# Listed records:

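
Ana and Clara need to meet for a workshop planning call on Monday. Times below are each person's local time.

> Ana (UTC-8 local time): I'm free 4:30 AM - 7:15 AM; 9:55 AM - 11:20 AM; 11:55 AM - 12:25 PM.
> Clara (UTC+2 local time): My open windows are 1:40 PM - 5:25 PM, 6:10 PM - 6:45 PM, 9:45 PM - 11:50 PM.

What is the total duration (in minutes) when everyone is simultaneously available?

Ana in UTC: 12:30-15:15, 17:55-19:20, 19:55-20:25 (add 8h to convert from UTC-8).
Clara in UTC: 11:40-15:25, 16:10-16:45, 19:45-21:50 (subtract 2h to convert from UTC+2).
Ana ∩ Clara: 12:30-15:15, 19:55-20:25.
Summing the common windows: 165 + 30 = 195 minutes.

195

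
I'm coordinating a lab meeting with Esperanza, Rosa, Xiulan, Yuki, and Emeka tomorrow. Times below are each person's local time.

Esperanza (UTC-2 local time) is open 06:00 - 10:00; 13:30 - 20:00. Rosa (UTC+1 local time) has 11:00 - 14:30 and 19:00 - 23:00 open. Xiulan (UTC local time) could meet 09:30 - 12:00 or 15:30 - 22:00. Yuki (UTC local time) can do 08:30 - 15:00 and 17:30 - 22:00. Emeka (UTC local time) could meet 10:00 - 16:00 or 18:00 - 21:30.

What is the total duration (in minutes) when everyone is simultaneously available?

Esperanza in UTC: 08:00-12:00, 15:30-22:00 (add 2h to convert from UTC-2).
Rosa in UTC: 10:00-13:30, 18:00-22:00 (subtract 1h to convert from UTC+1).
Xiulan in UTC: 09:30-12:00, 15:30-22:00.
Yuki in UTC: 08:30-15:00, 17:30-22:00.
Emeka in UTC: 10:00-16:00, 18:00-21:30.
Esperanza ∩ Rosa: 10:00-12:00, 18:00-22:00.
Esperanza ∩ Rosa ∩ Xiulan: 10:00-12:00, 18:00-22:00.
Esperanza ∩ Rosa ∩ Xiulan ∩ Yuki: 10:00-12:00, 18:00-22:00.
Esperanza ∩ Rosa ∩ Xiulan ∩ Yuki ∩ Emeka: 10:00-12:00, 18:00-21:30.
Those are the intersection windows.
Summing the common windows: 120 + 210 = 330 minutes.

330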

# Task requirements:
An exact repetition of the material above is required, from its first line through the line holding "- 11:50 PM.", with nothing added.

# Problem solution:
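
Ana and Clara need to meet for a workshop planning call on Monday. Times below are each person's local time.

> Ana (UTC-8 local time): I'm free 4:30 AM - 7:15 AM; 9:55 AM - 11:20 AM; 11:55 AM - 12:25 PM.
> Clara (UTC+2 local time): My open windows are 1:40 PM - 5:25 PM, 6:10 PM - 6:45 PM, 9:45 PM - 11:50 PM.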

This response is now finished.